# Problem statement
Find the line with "A set of rendered" in the entries below. Repeat it, every following line, and the line with "minutes at 35 Mbps", exactly and with nothing added.

# Stored data entries

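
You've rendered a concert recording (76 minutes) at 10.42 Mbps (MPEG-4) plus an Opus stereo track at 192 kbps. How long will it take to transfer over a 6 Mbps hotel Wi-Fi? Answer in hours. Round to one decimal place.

2.2 hours

76 min = 4560 s
Audio: 192 kbps = 0.192 Mbps.
Total bitrate: 10.612 Mbps.
File: 10.612 Mbps × 4560 s = 48390.7 Mb.
At 6 Mbps: 48390.7 / 6 = 8065.1 s ≈ 2.24 hours.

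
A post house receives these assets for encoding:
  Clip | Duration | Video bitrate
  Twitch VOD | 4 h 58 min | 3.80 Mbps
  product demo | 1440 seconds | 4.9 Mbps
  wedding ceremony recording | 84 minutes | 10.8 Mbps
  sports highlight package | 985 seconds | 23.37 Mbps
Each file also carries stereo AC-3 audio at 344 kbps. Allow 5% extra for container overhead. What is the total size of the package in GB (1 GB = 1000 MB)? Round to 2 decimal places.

Audio: 344 kbps = 0.344 Mbps.
Twitch VOD: 4.144 Mbps × 17880 s × 1.05 = 77799.5 Mb
product demo: 5.244 Mbps × 1440 s × 1.05 = 7928.9 Mb
wedding ceremony recording: 11.144 Mbps × 5040 s × 1.05 = 58974.0 Mb
sports highlight package: 23.714 Mbps × 985 s × 1.05 = 24526.2 Mb
Total: 169228.6 Mb = 21153.6 MB.
= 21.15 GB.

21.15 GB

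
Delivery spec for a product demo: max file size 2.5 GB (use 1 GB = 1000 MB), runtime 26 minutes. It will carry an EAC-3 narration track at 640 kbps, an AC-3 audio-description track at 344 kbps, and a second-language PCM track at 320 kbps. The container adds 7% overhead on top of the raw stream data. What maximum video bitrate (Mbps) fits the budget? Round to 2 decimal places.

10.68 Mbps

Budget: 2.5 GB = 20000.0 Mb.
Stream payload after overhead: 20000.0 / 1.07 = 18691.6 Mb.
26 min = 1560 s
Total bitrate budget: 18691.6 Mb / 1560 s = 11.982 Mbps.
Audio total: 640 + 344 + 320 = 1304 kbps = 1.304 Mbps.
Video: 11.982 − 1.304 = 10.678 Mbps.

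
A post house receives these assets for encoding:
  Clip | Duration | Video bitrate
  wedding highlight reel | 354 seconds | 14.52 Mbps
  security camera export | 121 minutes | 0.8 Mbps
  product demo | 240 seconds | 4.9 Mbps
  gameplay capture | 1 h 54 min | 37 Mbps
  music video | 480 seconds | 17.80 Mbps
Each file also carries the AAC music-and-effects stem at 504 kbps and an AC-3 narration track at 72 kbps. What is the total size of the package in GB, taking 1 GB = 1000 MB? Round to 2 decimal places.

35.31 GB

Audio total: 504 + 72 = 576 kbps = 0.576 Mbps.
wedding highlight reel: 15.096 Mbps × 354 s = 5344.0 Mb
security camera export: 1.376 Mbps × 7260 s = 9989.8 Mb
product demo: 5.476 Mbps × 240 s = 1314.2 Mb
gameplay capture: 37.576 Mbps × 6840 s = 257019.8 Mb
music video: 18.376 Mbps × 480 s = 8820.5 Mb
Total: 282488.3 Mb = 35311.0 MB.
= 35.31 GB.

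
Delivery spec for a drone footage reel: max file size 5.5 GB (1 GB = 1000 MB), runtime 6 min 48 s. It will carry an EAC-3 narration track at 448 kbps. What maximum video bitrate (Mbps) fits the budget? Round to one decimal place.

Budget: 5.5 GB = 44000.0 Mb.
6 min 48 s = 408 s
Total bitrate budget: 44000.0 Mb / 408 s = 107.843 Mbps.
Audio: 448 kbps = 0.448 Mbps.
Video: 107.843 − 0.448 = 107.395 Mbps.

107.4 Mbps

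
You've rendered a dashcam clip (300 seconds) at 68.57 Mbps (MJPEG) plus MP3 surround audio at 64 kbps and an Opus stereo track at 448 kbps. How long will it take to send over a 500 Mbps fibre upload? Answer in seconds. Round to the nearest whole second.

Audio total: 64 + 448 = 512 kbps = 0.512 Mbps.
Total bitrate: 69.082 Mbps.
File: 69.082 Mbps × 300 s = 20724.6 Mb.
At 500 Mbps: 20724.6 / 500 = 41.4 s ≈ 41.4 seconds.

41 seconds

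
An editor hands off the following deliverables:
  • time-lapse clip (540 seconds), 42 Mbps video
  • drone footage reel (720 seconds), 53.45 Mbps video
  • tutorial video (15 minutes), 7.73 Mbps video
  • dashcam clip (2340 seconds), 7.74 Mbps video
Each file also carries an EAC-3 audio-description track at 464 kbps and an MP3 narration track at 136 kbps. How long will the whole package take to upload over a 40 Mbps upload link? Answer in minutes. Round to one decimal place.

Audio total: 464 + 136 = 600 kbps = 0.600 Mbps.
time-lapse clip: 42.600 Mbps × 540 s = 23004.0 Mb
drone footage reel: 54.050 Mbps × 720 s = 38916.0 Mb
tutorial video: 8.330 Mbps × 900 s = 7497.0 Mb
dashcam clip: 8.340 Mbps × 2340 s = 19515.6 Mb
Total: 88932.6 Mb = 11116.6 MB.
At 40 Mbps: 88932.6 / 40 = 2223 s ≈ 37.1 minutes.

37.1 minutes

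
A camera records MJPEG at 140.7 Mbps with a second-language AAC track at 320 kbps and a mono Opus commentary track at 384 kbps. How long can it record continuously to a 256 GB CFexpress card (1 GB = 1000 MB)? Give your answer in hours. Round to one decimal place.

Audio total: 320 + 384 = 704 kbps = 0.704 Mbps.
Total bitrate: 140.7 + 0.704 = 141.404 Mbps.
Capacity: 256 GB = 2,048,000 Mb.
Recording time: 2,048,000 / 141.404 = 14,483 s ≈ 4.02 hours.

4.0 hours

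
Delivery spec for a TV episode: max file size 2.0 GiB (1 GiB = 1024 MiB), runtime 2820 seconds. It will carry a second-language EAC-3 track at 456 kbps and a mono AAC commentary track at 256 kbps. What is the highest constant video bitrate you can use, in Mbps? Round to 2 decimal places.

Budget: 2.0 GiB = 17179.9 Mb.
Total bitrate budget: 17179.9 Mb / 2820 s = 6.092 Mbps.
Audio total: 456 + 256 = 712 kbps = 0.712 Mbps.
Video: 6.092 − 0.712 = 5.380 Mbps.

5.38 Mbps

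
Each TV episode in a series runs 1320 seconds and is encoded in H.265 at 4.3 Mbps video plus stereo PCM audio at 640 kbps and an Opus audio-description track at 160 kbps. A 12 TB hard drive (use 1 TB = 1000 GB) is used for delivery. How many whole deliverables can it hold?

14260

Audio total: 640 + 160 = 800 kbps = 0.800 Mbps.
Total bitrate: 5.100 Mbps.
Per item: 5.100 Mbps × 1320 s = 6,732 Mb = 841.5 MB.
Capacity: 12 TB = 96,000,000 Mb; 14260.25 items → 14260 complete.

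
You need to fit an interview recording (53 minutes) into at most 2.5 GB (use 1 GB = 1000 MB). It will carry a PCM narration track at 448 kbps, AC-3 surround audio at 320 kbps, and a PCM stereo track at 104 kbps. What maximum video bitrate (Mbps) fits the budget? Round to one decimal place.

Budget: 2.5 GB = 20000.0 Mb.
53 min = 3180 s
Total bitrate budget: 20000.0 Mb / 3180 s = 6.289 Mbps.
Audio total: 448 + 320 + 104 = 872 kbps = 0.872 Mbps.
Video: 6.289 − 0.872 = 5.417 Mbps.

5.4 Mbps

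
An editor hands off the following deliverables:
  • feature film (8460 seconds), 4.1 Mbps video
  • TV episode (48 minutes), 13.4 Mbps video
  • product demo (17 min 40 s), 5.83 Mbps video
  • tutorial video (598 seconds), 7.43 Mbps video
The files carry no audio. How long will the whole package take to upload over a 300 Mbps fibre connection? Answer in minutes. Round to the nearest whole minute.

feature film: 4.100 Mbps × 8460 s = 34686.0 Mb
TV episode: 13.400 Mbps × 2880 s = 38592.0 Mb
product demo: 5.830 Mbps × 1060 s = 6179.8 Mb
tutorial video: 7.430 Mbps × 598 s = 4443.1 Mb
Total: 83900.9 Mb = 10487.6 MB.
At 300 Mbps: 83900.9 / 300 = 280 s ≈ 4.66 minutes.

5 minutes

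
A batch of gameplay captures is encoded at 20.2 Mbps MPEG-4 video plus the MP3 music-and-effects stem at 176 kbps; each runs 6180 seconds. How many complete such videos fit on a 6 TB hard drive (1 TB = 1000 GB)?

Audio: 176 kbps = 0.176 Mbps.
Total bitrate: 20.376 Mbps.
Per item: 20.376 Mbps × 6180 s = 125,924 Mb = 15,740 MB.
Capacity: 6 TB = 48,000,000 Mb; 381.18 items → 381 complete.

381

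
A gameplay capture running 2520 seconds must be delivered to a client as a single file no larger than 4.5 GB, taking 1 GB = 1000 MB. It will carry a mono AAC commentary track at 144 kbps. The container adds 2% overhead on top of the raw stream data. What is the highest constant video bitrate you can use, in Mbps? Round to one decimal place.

Budget: 4.5 GB = 36000.0 Mb.
Stream payload after overhead: 36000.0 / 1.02 = 35294.1 Mb.
Total bitrate budget: 35294.1 Mb / 2520 s = 14.006 Mbps.
Audio: 144 kbps = 0.144 Mbps.
Video: 14.006 − 0.144 = 13.862 Mbps.

13.9 Mbps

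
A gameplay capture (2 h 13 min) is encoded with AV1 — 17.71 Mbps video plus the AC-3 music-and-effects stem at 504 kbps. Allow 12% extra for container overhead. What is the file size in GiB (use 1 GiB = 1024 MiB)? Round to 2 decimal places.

2 h 13 min = 133 min = 7980 s
Audio: 504 kbps = 0.504 Mbps.
Total bitrate: 17.71 + 0.504 = 18.214 Mbps.
Stream data: 18.214 Mbps × 7980 s = 145347.7 Mb.
With 12% container overhead: ×1.12.
162,789 Mb = 20,348,680,800 bytes ÷ 1,073,741,824 = 18.95 GiB.

18.95 GiB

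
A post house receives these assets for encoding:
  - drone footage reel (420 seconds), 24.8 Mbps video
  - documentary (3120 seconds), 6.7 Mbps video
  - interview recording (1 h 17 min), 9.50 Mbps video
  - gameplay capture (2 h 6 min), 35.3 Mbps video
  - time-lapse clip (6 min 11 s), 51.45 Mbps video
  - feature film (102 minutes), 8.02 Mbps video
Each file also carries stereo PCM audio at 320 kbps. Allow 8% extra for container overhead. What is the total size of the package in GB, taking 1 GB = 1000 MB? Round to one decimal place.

56.3 GB

Audio: 320 kbps = 0.320 Mbps.
drone footage reel: 25.120 Mbps × 420 s × 1.08 = 11394.4 Mb
documentary: 7.020 Mbps × 3120 s × 1.08 = 23654.6 Mb
interview recording: 9.820 Mbps × 4620 s × 1.08 = 48997.9 Mb
gameplay capture: 35.620 Mbps × 7560 s × 1.08 = 290830.2 Mb
time-lapse clip: 51.770 Mbps × 371 s × 1.08 = 20743.2 Mb
feature film: 8.340 Mbps × 6120 s × 1.08 = 55124.1 Mb
Total: 450744.3 Mb = 56343.0 MB.
= 56.34 GB.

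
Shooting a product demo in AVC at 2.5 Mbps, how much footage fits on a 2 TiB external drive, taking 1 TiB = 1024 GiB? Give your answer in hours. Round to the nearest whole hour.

Capacity: 2 TiB = 17,592,186 Mb.
Recording time: 17,592,186 / 2.500 = 7,036,874 s ≈ 1,955 hours.

1955 hours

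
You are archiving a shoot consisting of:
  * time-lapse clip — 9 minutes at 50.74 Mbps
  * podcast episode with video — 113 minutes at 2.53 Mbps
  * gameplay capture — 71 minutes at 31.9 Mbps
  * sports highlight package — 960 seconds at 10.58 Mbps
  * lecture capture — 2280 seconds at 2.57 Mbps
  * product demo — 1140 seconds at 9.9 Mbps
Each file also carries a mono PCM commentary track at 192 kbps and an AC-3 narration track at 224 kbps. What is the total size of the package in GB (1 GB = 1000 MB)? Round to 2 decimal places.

Audio total: 192 + 224 = 416 kbps = 0.416 Mbps.
time-lapse clip: 51.156 Mbps × 540 s = 27624.2 Mb
podcast episode with video: 2.946 Mbps × 6780 s = 19973.9 Mb
gameplay capture: 32.316 Mbps × 4260 s = 137666.2 Mb
sports highlight package: 10.996 Mbps × 960 s = 10556.2 Mb
lecture capture: 2.986 Mbps × 2280 s = 6808.1 Mb
product demo: 10.316 Mbps × 1140 s = 11760.2 Mb
Total: 214388.8 Mb = 26798.6 MB.
= 26.80 GB.

26.80 GB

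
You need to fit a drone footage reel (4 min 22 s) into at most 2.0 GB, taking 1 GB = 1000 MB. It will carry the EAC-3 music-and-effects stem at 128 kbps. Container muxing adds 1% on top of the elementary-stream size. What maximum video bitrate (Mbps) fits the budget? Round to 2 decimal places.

Budget: 2.0 GB = 16000.0 Mb.
Stream payload after overhead: 16000.0 / 1.01 = 15841.6 Mb.
4 min 22 s = 262 s
Total bitrate budget: 15841.6 Mb / 262 s = 60.464 Mbps.
Audio: 128 kbps = 0.128 Mbps.
Video: 60.464 − 0.128 = 60.336 Mbps.

60.34 Mbps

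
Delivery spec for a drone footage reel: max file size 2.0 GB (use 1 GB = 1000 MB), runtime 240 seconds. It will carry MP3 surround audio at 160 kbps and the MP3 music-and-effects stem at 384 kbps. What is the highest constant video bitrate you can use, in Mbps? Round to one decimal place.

66.1 Mbps

Budget: 2.0 GB = 16000.0 Mb.
Total bitrate budget: 16000.0 Mb / 240 s = 66.667 Mbps.
Audio total: 160 + 384 = 544 kbps = 0.544 Mbps.
Video: 66.667 − 0.544 = 66.123 Mbps.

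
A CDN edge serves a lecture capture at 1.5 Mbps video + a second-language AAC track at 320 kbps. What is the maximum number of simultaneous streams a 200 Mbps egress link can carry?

109

Audio: 320 kbps = 0.320 Mbps.
Per-viewer media rate: 1.820 Mbps.
200 Mbps = 200.0 Mbps; 200.0 / 1.820 = 109.89 → 109 viewers.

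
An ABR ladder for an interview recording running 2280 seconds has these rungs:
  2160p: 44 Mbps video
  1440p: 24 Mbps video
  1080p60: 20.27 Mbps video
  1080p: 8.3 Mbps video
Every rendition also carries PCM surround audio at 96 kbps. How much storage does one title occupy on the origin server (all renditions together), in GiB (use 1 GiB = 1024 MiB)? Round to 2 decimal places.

25.73 GiB

Audio: 96 kbps = 0.096 Mbps.
Sum of rendition bitrates: (44+0.096) + (24+0.096) + (20.27+0.096) + (8.3+0.096) = 96.954 Mbps.
× 2280 s = 221,055 Mb = 27,632 MB = 25.73 GiB.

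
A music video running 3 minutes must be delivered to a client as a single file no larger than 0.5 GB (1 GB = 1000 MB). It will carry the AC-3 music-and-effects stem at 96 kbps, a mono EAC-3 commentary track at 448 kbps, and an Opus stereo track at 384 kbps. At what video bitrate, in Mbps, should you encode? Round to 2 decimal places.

21.29 Mbps

Budget: 0.5 GB = 4000.0 Mb.
3 min = 180 s
Total bitrate budget: 4000.0 Mb / 180 s = 22.222 Mbps.
Audio total: 96 + 448 + 384 = 928 kbps = 0.928 Mbps.
Video: 22.222 − 0.928 = 21.294 Mbps.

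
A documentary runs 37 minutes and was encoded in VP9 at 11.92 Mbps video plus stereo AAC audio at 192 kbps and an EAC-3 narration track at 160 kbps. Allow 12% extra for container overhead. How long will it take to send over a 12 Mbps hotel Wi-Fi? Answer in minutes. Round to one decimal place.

37 min = 2220 s
Audio total: 192 + 160 = 352 kbps = 0.352 Mbps.
Total bitrate: 12.272 Mbps.
File: 12.272 Mbps × 2220 s = 27243.8 Mb.
With 12% container overhead: ×1.12. → 30513.1 Mb.
At 12 Mbps: 30513.1 / 12 = 2542.8 s ≈ 42.4 minutes.

42.4 minutes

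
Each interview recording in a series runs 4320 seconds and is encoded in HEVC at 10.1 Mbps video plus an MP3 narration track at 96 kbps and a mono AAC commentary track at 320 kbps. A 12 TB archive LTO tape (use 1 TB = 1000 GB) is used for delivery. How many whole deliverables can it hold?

2113

Audio total: 96 + 320 = 416 kbps = 0.416 Mbps.
Total bitrate: 10.516 Mbps.
Per item: 10.516 Mbps × 4320 s = 45,429 Mb = 5,679 MB.
Capacity: 12 TB = 96,000,000 Mb; 2113.18 items → 2113 complete.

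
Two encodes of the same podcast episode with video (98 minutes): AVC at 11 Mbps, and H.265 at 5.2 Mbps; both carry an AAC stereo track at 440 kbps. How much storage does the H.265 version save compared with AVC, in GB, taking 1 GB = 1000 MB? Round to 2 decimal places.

4.26 GB

98 min = 5880 s
Audio: 440 kbps = 0.440 Mbps.
AVC: 11.440 Mbps × 5880 s = 67267.2 Mb = 8.408 GB.
H.265: 5.640 Mbps × 5880 s = 33163.2 Mb = 4.145 GB.
Saving: 8.408 − 4.145 = 4.263 GB.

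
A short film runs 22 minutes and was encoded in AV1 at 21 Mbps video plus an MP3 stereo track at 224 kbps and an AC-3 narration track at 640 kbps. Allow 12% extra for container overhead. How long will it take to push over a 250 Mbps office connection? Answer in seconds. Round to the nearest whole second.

129 seconds

22 min = 1320 s
Audio total: 224 + 640 = 864 kbps = 0.864 Mbps.
Total bitrate: 21.864 Mbps.
File: 21.864 Mbps × 1320 s = 28860.5 Mb.
With 12% container overhead: ×1.12. → 32323.7 Mb.
At 250 Mbps: 32323.7 / 250 = 129.3 s ≈ 129 seconds.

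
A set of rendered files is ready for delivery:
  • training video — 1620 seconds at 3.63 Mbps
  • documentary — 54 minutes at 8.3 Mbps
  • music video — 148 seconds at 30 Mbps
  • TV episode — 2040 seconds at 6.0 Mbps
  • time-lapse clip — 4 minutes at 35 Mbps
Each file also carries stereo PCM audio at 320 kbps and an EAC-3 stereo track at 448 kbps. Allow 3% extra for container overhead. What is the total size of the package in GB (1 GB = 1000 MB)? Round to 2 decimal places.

8.17 GB

Audio total: 320 + 448 = 768 kbps = 0.768 Mbps.
training video: 4.398 Mbps × 1620 s × 1.03 = 7338.5 Mb
documentary: 9.068 Mbps × 3240 s × 1.03 = 30261.7 Mb
music video: 30.768 Mbps × 148 s × 1.03 = 4690.3 Mb
TV episode: 6.768 Mbps × 2040 s × 1.03 = 14220.9 Mb
time-lapse clip: 35.768 Mbps × 240 s × 1.03 = 8841.8 Mb
Total: 65353.3 Mb = 8169.2 MB.
= 8.169 GB.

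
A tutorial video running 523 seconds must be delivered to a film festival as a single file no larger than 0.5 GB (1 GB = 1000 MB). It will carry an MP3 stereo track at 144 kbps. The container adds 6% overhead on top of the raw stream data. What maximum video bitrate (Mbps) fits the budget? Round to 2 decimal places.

7.07 Mbps

Budget: 0.5 GB = 4000.0 Mb.
Stream payload after overhead: 4000.0 / 1.06 = 3773.6 Mb.
Total bitrate budget: 3773.6 Mb / 523 s = 7.215 Mbps.
Audio: 144 kbps = 0.144 Mbps.
Video: 7.215 − 0.144 = 7.071 Mbps.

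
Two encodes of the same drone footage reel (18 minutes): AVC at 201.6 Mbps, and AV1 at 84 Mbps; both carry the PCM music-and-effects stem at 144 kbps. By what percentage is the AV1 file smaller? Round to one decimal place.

58.3%

18 min = 1080 s
Audio: 144 kbps = 0.144 Mbps.
AVC: 201.744 Mbps × 1080 s = 217883.5 Mb = 27.235 GB.
AV1: 84.144 Mbps × 1080 s = 90875.5 Mb = 11.359 GB.
Reduction: (1 − 11.359/27.235) × 100 = 58.29%.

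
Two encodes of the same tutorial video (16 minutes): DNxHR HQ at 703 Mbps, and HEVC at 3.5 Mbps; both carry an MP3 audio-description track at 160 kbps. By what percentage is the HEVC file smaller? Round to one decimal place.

16 min = 960 s
Audio: 160 kbps = 0.160 Mbps.
DNxHR HQ: 703.160 Mbps × 960 s = 675033.6 Mb = 78.584 GiB.
HEVC: 3.660 Mbps × 960 s = 3513.6 Mb = 0.409 GiB.
Reduction: (1 − 0.409/78.584) × 100 = 99.48%.

99.5%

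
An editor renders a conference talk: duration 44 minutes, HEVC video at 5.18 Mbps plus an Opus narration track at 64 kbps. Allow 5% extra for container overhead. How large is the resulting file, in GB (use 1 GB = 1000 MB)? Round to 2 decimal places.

44 min = 2640 s
Audio: 64 kbps = 0.064 Mbps.
Total bitrate: 5.18 + 0.064 = 5.244 Mbps.
Stream data: 5.244 Mbps × 2640 s = 13844.2 Mb.
With 5% container overhead: ×1.05.
14,536 Mb ÷ 8 = 1,817 MB → 1.817 GB.

1.82 GB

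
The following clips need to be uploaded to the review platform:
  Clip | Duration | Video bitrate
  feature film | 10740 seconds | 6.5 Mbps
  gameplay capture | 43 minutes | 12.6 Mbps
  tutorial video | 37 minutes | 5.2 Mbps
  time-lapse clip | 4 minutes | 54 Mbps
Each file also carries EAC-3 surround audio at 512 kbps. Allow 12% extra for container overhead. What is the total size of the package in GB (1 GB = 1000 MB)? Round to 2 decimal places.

Audio: 512 kbps = 0.512 Mbps.
feature film: 7.012 Mbps × 10740 s × 1.12 = 84345.9 Mb
gameplay capture: 13.112 Mbps × 2580 s × 1.12 = 37888.4 Mb
tutorial video: 5.712 Mbps × 2220 s × 1.12 = 14202.3 Mb
time-lapse clip: 54.512 Mbps × 240 s × 1.12 = 14652.8 Mb
Total: 151089.5 Mb = 18886.2 MB.
= 18.89 GB.

18.89 GB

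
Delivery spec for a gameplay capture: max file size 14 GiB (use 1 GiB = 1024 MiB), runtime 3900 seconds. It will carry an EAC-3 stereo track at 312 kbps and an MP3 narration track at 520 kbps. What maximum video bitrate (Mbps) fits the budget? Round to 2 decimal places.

Budget: 14 GiB = 120259.1 Mb.
Total bitrate budget: 120259.1 Mb / 3900 s = 30.836 Mbps.
Audio total: 312 + 520 = 832 kbps = 0.832 Mbps.
Video: 30.836 − 0.832 = 30.004 Mbps.

30.00 Mbps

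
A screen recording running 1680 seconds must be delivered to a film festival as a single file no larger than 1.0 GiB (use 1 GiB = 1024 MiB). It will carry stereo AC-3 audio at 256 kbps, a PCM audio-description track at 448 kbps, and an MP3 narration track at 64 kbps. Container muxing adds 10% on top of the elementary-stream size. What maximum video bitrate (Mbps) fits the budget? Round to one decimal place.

Budget: 1.0 GiB = 8589.9 Mb.
Stream payload after overhead: 8589.9 / 1.10 = 7809.0 Mb.
Total bitrate budget: 7809.0 Mb / 1680 s = 4.648 Mbps.
Audio total: 256 + 448 + 64 = 768 kbps = 0.768 Mbps.
Video: 4.648 − 0.768 = 3.880 Mbps.

3.9 Mbps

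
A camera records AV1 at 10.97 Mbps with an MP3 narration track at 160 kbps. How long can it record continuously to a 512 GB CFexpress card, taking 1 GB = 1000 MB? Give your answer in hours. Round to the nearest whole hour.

Audio: 160 kbps = 0.160 Mbps.
Total bitrate: 10.97 + 0.160 = 11.130 Mbps.
Capacity: 512 GB = 4,096,000 Mb.
Recording time: 4,096,000 / 11.130 = 368,014 s ≈ 102 hours.

102 hours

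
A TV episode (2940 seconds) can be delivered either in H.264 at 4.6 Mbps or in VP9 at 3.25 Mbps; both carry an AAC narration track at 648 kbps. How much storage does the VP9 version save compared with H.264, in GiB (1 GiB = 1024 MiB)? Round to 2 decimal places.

Audio: 648 kbps = 0.648 Mbps.
H.264: 5.248 Mbps × 2940 s = 15429.1 Mb = 1.796 GiB.
VP9: 3.898 Mbps × 2940 s = 11460.1 Mb = 1.334 GiB.
Saving: 1.796 − 1.334 = 0.462 GiB.

0.46 GiB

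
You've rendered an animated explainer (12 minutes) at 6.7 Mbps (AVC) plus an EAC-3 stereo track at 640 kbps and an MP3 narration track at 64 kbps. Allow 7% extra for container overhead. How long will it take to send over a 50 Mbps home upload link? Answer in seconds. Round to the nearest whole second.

12 min = 720 s
Audio total: 640 + 64 = 704 kbps = 0.704 Mbps.
Total bitrate: 7.404 Mbps.
File: 7.404 Mbps × 720 s = 5330.9 Mb.
With 7% container overhead: ×1.07. → 5704.0 Mb.
At 50 Mbps: 5704.0 / 50 = 114.1 s ≈ 114 seconds.

114 seconds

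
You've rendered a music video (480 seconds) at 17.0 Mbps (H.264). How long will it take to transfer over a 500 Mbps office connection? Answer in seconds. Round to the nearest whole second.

16 seconds

File: 17.000 Mbps × 480 s = 8160.0 Mb.
At 500 Mbps: 8160.0 / 500 = 16.3 s ≈ 16.3 seconds.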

# Your response
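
A set of rendered files is ready for delivery:
  • training video — 1620 seconds at 3.63 Mbps
  • documentary — 54 minutes at 8.3 Mbps
  • music video — 148 seconds at 30 Mbps
  • TV episode — 2040 seconds at 6.0 Mbps
  • time-lapse clip — 4 minutes at 35 Mbps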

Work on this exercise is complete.